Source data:

= Beginning of Section =

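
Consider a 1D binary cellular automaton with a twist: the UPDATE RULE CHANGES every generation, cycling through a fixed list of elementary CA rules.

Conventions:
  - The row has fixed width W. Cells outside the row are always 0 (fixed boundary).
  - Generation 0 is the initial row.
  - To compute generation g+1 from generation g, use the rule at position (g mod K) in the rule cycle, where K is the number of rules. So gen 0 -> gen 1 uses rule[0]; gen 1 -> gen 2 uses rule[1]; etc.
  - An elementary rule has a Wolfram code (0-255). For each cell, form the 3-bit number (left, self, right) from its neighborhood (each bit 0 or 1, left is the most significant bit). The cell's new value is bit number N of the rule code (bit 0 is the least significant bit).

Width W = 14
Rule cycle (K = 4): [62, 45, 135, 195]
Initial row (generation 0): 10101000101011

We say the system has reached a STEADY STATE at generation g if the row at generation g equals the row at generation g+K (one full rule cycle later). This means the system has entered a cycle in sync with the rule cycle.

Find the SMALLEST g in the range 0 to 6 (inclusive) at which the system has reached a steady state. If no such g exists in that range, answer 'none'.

Gen 0: 10101000101011
Gen 1 (rule 62): 11111101111110
Gen 2 (rule 45): 10000011000000
Gen 3 (rule 135): 10111100011111
Gen 4 (rule 195): 00011101101111
Gen 5 (rule 62): 00110011011000
Gen 6 (rule 45): 10100010110011
Gen 7 (rule 135): 10101110000100
Gen 8 (rule 195): 00000110111001
Gen 9 (rule 62): 00001101100111
Gen 10 (rule 45): 11101011000100

Answer: none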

= End of Section =

Task prompt: Please print out every entry again, exactly as it reads.

Response box:
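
Consider a 1D binary cellular automaton with a twist: the UPDATE RULE CHANGES every generation, cycling through a fixed list of elementary CA rules.

Conventions:
  - The row has fixed width W. Cells outside the row are always 0 (fixed boundary).
  - Generation 0 is the initial row.
  - To compute generation g+1 from generation g, use the rule at position (g mod K) in the rule cycle, where K is the number of rules. So gen 0 -> gen 1 uses rule[0]; gen 1 -> gen 2 uses rule[1]; etc.
  - An elementary rule has a Wolfram code (0-255). For each cell, form the 3-bit number (left, self, right) from its neighborhood (each bit 0 or 1, left is the most significant bit). The cell's new value is bit number N of the rule code (bit 0 is the least significant bit).

Width W = 14
Rule cycle (K = 4): [62, 45, 135, 195]
Initial row (generation 0): 10101000101011

We say the system has reached a STEADY STATE at generation g if the row at generation g equals the row at generation g+K (one full rule cycle later). This means the system has entered a cycle in sync with the rule cycle.

Find the SMALLEST g in the range 0 to 6 (inclusive) at which the system has reached a steady state. If no such g exists in that range, answer 'none'.

Gen 0: 10101000101011
Gen 1 (rule 62): 11111101111110
Gen 2 (rule 45): 10000011000000
Gen 3 (rule 135): 10111100011111
Gen 4 (rule 195): 00011101101111
Gen 5 (rule 62): 00110011011000
Gen 6 (rule 45): 10100010110011
Gen 7 (rule 135): 10101110000100
Gen 8 (rule 195): 00000110111001
Gen 9 (rule 62): 00001101100111
Gen 10 (rule 45): 11101011000100

Answer: none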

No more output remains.